Work instructions - Your task is to output the entries below word for word.
═══ Records supplied
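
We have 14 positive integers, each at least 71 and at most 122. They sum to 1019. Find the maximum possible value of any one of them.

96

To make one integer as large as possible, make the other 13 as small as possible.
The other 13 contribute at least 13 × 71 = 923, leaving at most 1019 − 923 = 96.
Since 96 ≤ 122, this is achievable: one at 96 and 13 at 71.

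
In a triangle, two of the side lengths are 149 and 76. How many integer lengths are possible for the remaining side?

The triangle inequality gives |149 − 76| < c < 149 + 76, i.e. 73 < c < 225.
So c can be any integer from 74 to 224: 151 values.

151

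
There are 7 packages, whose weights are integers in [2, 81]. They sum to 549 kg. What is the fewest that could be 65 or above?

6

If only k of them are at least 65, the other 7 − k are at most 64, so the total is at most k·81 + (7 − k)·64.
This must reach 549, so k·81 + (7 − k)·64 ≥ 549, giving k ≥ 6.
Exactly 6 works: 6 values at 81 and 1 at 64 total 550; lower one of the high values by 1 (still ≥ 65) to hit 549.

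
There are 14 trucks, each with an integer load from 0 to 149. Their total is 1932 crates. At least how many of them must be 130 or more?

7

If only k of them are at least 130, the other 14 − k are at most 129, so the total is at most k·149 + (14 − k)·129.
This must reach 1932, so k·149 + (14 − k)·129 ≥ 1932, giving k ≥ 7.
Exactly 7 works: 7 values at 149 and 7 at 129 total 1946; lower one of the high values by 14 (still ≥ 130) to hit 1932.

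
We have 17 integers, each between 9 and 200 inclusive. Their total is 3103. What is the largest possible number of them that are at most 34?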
══════
Result below -
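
We have 14 positive integers, each at least 71 and at most 122. They sum to 1019. Find the maximum possible value of any one of them.

96

To make one integer as large as possible, make the other 13 as small as possible.
The other 13 contribute at least 13 × 71 = 923, leaving at most 1019 − 923 = 96.
Since 96 ≤ 122, this is achievable: one at 96 and 13 at 71.

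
In a triangle, two of the side lengths are 149 and 76. How many integer lengths are possible for the remaining side?

The triangle inequality gives |149 − 76| < c < 149 + 76, i.e. 73 < c < 225.
So c can be any integer from 74 to 224: 151 values.

151

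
There are 7 packages, whose weights are integers in [2, 81]. They sum to 549 kg. What is the fewest that could be 65 or above?

6

If only k of them are at least 65, the other 7 − k are at most 64, so the total is at most k·81 + (7 − k)·64.
This must reach 549, so k·81 + (7 − k)·64 ≥ 549, giving k ≥ 6.
Exactly 6 works: 6 values at 81 and 1 at 64 total 550; lower one of the high values by 1 (still ≥ 65) to hit 549.

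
There are 14 trucks, each with an integer load from 0 to 149. Their total is 1932 crates. At least how many of them must be 130 or more?

7

If only k of them are at least 130, the other 14 − k are at most 129, so the total is at most k·149 + (14 − k)·129.
This must reach 1932, so k·149 + (14 − k)·129 ≥ 1932, giving k ≥ 7.
Exactly 7 works: 7 values at 149 and 7 at 129 total 1946; lower one of the high values by 14 (still ≥ 130) to hit 1932.

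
We have 17 integers, each between 9 and 200 inclusive. Their total is 3103. What is the largest possible number of them that are at most 34?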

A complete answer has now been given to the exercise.